## WORK INSTRUCTIONS
Repeat exactly the lines of the entries below from the one with "A ECC DRAM controller" through the one with "Under a Hamming(31,26) code with ≤1 error, decode 0", both ends included, and nothing else.

## AVAILABLE RECORDS

++++

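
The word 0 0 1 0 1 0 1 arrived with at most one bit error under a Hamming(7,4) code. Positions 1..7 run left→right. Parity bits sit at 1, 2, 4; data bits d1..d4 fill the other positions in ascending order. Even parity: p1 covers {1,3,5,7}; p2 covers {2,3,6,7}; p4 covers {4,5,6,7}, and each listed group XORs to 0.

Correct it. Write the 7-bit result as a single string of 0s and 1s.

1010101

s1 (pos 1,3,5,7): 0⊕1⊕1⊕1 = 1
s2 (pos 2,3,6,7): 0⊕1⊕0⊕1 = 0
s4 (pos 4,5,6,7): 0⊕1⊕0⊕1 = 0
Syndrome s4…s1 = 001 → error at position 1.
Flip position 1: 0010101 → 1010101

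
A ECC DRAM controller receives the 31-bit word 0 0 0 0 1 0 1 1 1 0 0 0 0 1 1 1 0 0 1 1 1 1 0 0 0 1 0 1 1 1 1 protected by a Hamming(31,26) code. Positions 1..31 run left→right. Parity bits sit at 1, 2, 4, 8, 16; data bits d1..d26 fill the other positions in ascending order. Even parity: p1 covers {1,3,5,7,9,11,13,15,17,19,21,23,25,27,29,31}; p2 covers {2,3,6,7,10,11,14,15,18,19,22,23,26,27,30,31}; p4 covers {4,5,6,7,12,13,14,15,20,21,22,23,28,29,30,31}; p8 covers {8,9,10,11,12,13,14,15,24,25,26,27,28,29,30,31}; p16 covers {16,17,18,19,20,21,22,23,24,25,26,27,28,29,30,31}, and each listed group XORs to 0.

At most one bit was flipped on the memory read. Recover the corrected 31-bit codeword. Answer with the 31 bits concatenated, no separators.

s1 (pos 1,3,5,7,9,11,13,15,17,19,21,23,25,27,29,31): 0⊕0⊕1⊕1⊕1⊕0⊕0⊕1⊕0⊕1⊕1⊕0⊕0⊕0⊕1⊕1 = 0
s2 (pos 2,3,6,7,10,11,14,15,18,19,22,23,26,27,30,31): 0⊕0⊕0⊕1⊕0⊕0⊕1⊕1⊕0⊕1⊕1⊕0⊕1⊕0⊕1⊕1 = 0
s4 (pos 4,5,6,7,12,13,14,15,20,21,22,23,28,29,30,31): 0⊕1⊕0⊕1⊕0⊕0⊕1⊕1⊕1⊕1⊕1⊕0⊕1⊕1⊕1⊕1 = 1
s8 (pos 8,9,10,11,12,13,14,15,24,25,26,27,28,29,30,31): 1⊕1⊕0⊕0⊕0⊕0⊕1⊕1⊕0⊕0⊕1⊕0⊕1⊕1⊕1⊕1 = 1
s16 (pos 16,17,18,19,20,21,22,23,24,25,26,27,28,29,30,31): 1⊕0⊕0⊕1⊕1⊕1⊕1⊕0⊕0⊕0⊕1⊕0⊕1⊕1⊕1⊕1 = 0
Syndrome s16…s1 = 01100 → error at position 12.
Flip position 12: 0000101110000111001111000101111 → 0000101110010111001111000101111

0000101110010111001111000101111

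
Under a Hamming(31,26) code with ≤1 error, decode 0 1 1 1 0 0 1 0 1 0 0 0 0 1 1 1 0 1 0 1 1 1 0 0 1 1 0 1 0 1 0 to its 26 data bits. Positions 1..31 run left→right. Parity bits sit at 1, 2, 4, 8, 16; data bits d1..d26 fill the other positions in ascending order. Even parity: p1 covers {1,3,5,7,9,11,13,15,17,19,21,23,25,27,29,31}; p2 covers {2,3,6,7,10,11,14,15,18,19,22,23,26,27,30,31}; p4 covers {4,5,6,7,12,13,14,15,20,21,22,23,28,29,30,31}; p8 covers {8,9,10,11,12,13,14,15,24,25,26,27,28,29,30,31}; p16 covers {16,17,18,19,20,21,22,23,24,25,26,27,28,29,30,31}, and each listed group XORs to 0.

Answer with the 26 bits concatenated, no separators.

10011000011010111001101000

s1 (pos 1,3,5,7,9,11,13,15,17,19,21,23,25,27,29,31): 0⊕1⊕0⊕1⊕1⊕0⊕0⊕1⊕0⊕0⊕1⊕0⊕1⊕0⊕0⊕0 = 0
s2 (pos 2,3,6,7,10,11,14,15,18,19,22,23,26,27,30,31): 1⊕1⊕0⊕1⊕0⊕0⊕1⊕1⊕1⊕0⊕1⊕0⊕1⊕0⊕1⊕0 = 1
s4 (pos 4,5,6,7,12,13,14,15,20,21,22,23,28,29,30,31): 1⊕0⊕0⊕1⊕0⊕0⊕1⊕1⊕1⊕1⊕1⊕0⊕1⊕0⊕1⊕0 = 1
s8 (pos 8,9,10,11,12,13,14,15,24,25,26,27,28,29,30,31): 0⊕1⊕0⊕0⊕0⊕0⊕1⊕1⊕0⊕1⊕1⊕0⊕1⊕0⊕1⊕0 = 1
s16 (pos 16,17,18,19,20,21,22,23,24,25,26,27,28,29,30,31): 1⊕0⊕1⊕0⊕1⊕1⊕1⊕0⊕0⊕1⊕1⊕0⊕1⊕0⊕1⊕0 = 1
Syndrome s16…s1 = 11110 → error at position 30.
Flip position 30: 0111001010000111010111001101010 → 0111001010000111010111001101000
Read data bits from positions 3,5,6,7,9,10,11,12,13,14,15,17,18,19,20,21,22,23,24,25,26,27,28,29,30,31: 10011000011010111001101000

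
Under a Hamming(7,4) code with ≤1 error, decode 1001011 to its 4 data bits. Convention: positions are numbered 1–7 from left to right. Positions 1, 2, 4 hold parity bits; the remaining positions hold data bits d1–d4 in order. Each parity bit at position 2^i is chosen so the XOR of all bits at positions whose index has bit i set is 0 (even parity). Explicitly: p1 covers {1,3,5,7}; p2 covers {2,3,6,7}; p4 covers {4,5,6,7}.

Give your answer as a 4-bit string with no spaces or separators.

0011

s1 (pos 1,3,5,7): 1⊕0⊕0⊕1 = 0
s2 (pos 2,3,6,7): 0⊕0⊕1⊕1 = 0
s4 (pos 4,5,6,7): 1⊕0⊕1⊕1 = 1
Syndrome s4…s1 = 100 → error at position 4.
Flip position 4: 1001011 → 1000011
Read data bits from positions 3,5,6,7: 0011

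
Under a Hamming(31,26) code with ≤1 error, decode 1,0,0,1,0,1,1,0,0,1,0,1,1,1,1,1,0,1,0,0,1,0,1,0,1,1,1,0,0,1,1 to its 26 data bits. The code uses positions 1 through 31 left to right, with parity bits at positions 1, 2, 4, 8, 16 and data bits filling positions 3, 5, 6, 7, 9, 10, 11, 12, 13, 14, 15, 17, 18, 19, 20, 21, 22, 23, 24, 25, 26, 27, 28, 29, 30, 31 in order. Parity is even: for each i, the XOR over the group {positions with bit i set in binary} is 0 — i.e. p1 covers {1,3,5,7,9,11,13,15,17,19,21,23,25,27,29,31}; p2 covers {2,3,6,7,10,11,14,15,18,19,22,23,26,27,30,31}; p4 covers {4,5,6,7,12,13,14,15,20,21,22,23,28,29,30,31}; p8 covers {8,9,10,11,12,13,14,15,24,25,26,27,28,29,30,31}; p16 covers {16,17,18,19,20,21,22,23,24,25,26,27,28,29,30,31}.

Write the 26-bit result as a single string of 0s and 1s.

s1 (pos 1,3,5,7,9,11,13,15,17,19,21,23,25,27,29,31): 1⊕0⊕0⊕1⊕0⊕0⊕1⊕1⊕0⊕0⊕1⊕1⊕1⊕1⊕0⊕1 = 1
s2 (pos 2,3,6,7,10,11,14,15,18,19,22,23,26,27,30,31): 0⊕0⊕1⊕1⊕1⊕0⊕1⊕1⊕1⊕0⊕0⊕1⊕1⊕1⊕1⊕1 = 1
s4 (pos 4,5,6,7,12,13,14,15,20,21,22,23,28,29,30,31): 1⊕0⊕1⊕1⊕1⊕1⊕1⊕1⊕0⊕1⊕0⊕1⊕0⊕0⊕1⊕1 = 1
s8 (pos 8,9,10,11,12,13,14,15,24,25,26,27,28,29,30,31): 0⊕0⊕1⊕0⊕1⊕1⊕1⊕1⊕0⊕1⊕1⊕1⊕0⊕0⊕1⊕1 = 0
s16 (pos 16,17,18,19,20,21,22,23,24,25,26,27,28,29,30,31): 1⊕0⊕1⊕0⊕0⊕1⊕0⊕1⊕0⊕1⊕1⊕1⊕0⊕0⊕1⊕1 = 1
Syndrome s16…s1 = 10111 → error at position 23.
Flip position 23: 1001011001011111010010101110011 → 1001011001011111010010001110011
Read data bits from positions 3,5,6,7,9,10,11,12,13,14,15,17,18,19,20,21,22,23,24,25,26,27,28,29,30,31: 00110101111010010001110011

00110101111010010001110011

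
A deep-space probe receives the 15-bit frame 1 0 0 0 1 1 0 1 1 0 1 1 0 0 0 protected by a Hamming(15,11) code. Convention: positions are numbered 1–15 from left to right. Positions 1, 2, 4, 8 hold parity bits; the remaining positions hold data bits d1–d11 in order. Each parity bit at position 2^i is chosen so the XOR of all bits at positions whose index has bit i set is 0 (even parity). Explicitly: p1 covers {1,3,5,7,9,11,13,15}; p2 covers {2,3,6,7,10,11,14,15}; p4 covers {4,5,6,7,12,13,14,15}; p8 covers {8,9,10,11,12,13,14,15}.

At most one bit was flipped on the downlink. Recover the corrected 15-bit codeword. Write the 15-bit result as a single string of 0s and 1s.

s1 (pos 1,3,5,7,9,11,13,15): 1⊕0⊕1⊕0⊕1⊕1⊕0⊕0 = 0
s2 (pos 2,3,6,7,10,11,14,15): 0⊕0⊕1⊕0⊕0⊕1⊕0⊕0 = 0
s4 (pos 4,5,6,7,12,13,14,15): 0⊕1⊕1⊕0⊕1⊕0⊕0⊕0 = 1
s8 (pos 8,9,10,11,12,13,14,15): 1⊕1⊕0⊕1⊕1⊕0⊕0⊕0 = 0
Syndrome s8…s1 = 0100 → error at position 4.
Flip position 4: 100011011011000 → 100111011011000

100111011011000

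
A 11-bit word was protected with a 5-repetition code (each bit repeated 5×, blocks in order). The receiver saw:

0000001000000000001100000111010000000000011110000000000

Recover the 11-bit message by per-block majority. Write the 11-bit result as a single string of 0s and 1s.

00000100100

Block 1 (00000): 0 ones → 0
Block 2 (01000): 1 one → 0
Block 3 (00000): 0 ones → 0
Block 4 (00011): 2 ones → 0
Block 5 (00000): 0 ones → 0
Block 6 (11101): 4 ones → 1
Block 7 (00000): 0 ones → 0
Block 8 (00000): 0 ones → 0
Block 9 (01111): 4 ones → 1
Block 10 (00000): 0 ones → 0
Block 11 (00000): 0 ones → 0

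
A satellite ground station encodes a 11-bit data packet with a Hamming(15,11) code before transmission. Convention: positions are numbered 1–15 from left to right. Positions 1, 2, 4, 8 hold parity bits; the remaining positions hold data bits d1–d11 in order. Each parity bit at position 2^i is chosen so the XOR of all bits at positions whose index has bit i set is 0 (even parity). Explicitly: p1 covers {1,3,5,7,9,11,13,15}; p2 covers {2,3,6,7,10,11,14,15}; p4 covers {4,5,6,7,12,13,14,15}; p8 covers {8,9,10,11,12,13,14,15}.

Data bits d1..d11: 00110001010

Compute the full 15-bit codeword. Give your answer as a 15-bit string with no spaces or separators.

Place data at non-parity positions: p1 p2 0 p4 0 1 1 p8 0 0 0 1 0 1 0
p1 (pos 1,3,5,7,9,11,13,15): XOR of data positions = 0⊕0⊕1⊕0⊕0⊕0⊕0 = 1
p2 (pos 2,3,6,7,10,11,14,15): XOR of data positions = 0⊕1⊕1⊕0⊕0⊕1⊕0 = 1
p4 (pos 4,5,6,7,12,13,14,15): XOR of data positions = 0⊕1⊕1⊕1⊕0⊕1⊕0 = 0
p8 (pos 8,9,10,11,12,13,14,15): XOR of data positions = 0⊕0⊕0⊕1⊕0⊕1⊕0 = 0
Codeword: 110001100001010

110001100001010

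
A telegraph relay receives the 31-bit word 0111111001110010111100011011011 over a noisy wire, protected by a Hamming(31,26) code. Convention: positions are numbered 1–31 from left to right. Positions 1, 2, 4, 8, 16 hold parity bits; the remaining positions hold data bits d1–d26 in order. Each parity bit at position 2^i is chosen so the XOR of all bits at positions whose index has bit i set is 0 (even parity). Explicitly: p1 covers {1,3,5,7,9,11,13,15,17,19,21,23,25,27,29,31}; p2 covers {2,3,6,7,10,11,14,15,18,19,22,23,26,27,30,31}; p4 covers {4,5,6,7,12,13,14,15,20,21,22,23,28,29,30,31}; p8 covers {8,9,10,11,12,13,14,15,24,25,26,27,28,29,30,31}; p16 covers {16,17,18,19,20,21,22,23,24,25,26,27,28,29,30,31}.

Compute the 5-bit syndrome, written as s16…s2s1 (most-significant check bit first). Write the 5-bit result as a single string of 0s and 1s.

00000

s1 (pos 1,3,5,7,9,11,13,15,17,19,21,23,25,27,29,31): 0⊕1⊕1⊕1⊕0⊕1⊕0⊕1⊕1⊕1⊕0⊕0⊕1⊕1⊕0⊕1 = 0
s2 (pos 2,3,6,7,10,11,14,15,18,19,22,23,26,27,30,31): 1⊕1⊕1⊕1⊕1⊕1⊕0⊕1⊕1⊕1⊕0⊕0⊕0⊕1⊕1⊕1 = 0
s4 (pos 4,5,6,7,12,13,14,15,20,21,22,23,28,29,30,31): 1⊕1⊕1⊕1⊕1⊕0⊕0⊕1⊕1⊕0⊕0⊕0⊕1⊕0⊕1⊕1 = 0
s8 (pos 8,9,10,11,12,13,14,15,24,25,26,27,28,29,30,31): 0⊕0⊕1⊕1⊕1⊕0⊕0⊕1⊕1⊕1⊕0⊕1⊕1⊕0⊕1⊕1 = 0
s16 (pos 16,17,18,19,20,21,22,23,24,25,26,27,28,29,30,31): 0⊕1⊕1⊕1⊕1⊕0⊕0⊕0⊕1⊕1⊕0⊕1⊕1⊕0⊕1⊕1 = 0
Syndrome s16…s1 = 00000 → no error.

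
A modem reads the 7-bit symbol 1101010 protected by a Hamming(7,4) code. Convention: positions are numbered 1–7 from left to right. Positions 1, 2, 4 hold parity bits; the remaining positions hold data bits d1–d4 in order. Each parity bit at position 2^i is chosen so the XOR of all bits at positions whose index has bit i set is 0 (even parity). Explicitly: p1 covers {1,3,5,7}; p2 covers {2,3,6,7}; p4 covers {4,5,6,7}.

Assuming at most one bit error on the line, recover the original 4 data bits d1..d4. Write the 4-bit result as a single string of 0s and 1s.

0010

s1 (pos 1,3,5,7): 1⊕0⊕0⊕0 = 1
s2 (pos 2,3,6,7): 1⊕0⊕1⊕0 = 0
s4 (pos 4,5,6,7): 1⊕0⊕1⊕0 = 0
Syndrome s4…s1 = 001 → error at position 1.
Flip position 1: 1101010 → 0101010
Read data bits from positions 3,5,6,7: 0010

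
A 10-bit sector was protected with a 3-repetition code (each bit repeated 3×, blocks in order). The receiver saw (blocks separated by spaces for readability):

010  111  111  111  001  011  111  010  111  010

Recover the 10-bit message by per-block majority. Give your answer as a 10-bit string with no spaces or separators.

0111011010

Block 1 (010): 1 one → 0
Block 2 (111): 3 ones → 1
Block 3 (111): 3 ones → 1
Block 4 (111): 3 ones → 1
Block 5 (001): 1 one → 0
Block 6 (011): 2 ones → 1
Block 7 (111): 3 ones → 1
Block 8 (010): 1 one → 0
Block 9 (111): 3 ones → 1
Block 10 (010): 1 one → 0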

++++

## SOLUTION FOR THIS PROBLEM
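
A ECC DRAM controller receives the 31-bit word 0 0 0 0 1 0 1 1 1 0 0 0 0 1 1 1 0 0 1 1 1 1 0 0 0 1 0 1 1 1 1 protected by a Hamming(31,26) code. Positions 1..31 run left→right. Parity bits sit at 1, 2, 4, 8, 16; data bits d1..d26 fill the other positions in ascending order. Even parity: p1 covers {1,3,5,7,9,11,13,15,17,19,21,23,25,27,29,31}; p2 covers {2,3,6,7,10,11,14,15,18,19,22,23,26,27,30,31}; p4 covers {4,5,6,7,12,13,14,15,20,21,22,23,28,29,30,31}; p8 covers {8,9,10,11,12,13,14,15,24,25,26,27,28,29,30,31}; p16 covers {16,17,18,19,20,21,22,23,24,25,26,27,28,29,30,31}, and each listed group XORs to 0.

At most one bit was flipped on the memory read. Recover the corrected 31-bit codeword. Answer with the 31 bits concatenated, no separators.

s1 (pos 1,3,5,7,9,11,13,15,17,19,21,23,25,27,29,31): 0⊕0⊕1⊕1⊕1⊕0⊕0⊕1⊕0⊕1⊕1⊕0⊕0⊕0⊕1⊕1 = 0
s2 (pos 2,3,6,7,10,11,14,15,18,19,22,23,26,27,30,31): 0⊕0⊕0⊕1⊕0⊕0⊕1⊕1⊕0⊕1⊕1⊕0⊕1⊕0⊕1⊕1 = 0
s4 (pos 4,5,6,7,12,13,14,15,20,21,22,23,28,29,30,31): 0⊕1⊕0⊕1⊕0⊕0⊕1⊕1⊕1⊕1⊕1⊕0⊕1⊕1⊕1⊕1 = 1
s8 (pos 8,9,10,11,12,13,14,15,24,25,26,27,28,29,30,31): 1⊕1⊕0⊕0⊕0⊕0⊕1⊕1⊕0⊕0⊕1⊕0⊕1⊕1⊕1⊕1 = 1
s16 (pos 16,17,18,19,20,21,22,23,24,25,26,27,28,29,30,31): 1⊕0⊕0⊕1⊕1⊕1⊕1⊕0⊕0⊕0⊕1⊕0⊕1⊕1⊕1⊕1 = 0
Syndrome s16…s1 = 01100 → error at position 12.
Flip position 12: 0000101110000111001111000101111 → 0000101110010111001111000101111

0000101110010111001111000101111

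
Under a Hamming(31,26) code with ≤1 error, decode 0 1 1 1 0 0 1 0 1 0 0 0 0 1 1 1 0 1 0 1 1 1 0 0 1 1 0 1 0 1 0 to its 26 data bits. Positions 1..31 run left→right. Parity bits sit at 1, 2, 4, 8, 16; data bits d1..d26 fill the other positions in ascending order. Even parity: p1 covers {1,3,5,7,9,11,13,15,17,19,21,23,25,27,29,31}; p2 covers {2,3,6,7,10,11,14,15,18,19,22,23,26,27,30,31}; p4 covers {4,5,6,7,12,13,14,15,20,21,22,23,28,29,30,31}; p8 covers {8,9,10,11,12,13,14,15,24,25,26,27,28,29,30,31}; p16 covers {16,17,18,19,20,21,22,23,24,25,26,27,28,29,30,31}, and each listed group XORs to 0.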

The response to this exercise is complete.